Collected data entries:

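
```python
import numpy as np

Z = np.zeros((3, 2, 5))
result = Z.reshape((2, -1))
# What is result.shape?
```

(2, 15)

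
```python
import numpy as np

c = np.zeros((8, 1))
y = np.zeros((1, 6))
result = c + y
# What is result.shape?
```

(8, 6)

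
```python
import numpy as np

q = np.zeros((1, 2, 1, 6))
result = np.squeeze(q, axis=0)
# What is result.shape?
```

(2, 1, 6)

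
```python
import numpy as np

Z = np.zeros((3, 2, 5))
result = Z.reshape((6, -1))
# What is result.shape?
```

(6, 5)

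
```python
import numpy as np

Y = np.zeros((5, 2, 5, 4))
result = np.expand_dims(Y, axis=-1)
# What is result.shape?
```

(5, 2, 5, 4, 1)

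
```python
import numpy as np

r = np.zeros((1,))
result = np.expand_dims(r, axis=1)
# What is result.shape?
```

(1, 1)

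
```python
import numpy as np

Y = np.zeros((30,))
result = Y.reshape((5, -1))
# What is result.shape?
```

(5, 6)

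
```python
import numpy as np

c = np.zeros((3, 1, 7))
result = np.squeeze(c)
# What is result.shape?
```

(3, 7)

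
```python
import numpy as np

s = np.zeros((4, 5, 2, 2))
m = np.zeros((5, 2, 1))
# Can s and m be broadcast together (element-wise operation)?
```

Yes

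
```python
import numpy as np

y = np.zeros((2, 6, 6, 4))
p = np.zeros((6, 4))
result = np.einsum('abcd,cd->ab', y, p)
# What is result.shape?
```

(2, 6)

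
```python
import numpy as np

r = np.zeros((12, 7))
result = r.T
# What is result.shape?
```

(7, 12)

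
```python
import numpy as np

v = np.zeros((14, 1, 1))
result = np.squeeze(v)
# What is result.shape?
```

(14,)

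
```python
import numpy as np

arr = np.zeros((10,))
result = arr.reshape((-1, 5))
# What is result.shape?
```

(2, 5)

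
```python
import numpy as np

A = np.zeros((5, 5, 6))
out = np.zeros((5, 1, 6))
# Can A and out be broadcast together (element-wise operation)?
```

Yes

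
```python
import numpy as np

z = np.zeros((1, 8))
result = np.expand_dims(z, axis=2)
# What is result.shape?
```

(1, 8, 1)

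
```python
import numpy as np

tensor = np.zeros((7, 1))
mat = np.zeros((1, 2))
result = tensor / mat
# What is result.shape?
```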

WORK TO BE COMPLETED: Every line of the entries above that contains the word "tensor" must be tallied, and the number alone reported.

FINISHED EXERCISE: 2